[Stored data]
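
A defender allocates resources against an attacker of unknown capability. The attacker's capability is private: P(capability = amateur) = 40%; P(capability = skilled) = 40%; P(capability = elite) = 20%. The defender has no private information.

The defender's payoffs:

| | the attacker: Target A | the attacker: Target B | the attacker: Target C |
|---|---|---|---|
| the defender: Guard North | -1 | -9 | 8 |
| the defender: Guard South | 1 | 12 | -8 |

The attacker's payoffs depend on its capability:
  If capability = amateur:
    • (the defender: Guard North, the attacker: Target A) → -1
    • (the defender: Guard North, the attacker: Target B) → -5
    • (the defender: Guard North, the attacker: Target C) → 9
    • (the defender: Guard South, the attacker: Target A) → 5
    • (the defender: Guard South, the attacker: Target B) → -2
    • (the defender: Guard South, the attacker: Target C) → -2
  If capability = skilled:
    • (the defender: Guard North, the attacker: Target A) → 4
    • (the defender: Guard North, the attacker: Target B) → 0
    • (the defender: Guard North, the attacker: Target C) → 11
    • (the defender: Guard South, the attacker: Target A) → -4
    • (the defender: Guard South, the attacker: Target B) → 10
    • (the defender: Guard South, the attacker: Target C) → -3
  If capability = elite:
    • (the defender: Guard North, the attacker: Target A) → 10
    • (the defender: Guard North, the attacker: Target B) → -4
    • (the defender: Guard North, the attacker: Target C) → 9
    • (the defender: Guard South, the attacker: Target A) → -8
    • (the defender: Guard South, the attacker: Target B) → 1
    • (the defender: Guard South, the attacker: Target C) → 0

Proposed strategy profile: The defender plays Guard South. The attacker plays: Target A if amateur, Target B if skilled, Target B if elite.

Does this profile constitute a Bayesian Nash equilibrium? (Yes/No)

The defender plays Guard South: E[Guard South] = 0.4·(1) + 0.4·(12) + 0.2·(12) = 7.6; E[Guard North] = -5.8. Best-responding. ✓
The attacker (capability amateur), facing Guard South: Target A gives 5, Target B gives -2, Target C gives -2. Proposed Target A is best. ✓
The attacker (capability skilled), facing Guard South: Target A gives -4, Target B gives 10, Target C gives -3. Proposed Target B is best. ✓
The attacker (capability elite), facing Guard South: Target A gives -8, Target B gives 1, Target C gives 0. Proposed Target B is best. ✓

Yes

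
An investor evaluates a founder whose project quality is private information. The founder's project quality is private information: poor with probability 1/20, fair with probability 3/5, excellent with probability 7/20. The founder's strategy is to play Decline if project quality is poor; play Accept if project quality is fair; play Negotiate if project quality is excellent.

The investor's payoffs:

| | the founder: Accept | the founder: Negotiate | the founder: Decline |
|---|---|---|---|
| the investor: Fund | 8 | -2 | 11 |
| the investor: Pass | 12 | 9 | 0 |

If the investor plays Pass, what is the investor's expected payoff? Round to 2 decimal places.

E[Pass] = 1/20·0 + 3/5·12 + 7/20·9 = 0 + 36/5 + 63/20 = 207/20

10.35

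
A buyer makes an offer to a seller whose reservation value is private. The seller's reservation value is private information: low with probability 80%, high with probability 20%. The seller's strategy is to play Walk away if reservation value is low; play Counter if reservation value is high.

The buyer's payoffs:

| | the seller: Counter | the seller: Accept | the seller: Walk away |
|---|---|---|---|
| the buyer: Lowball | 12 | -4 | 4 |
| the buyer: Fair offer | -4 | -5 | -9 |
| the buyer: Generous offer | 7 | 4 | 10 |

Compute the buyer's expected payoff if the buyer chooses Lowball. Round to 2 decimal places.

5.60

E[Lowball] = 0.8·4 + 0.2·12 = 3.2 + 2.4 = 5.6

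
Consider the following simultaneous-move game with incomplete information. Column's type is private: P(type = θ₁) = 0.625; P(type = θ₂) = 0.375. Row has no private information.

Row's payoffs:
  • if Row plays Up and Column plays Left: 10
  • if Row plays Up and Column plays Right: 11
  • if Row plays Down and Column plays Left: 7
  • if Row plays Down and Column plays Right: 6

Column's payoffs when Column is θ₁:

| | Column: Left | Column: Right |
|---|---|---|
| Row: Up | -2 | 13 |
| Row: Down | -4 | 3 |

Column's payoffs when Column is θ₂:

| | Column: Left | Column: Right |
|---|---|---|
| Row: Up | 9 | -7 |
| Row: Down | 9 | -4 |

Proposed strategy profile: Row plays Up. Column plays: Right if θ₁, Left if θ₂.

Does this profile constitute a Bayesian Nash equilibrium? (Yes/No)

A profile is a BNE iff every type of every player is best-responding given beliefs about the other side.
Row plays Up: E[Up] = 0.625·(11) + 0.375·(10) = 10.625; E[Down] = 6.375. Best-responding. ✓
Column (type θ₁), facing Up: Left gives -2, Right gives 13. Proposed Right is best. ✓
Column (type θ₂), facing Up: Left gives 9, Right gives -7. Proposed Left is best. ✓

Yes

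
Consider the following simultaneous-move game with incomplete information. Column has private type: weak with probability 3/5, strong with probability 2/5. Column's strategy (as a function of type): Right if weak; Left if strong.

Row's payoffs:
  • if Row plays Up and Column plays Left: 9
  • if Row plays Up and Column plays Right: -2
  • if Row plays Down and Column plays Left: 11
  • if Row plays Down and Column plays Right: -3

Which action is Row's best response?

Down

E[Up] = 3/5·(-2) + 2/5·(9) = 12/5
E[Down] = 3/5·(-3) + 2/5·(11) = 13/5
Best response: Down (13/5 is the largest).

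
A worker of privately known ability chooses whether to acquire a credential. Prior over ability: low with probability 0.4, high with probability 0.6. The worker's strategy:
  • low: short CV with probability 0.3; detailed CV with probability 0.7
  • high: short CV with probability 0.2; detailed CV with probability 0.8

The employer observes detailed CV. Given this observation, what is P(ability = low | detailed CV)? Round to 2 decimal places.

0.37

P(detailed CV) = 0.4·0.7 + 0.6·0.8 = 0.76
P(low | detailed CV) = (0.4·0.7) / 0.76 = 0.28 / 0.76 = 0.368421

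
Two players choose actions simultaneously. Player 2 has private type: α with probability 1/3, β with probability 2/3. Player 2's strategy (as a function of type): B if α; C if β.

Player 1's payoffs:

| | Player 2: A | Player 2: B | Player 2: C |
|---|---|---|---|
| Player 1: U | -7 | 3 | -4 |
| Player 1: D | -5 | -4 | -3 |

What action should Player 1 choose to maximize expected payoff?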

[EXERCISE DIRECTIONS]
The answer must be every line of the data that holds the word "when".

[ANSWER BOX]
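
Column's payoffs when Column is θ₁:
Column's payoffs when Column is θ₂: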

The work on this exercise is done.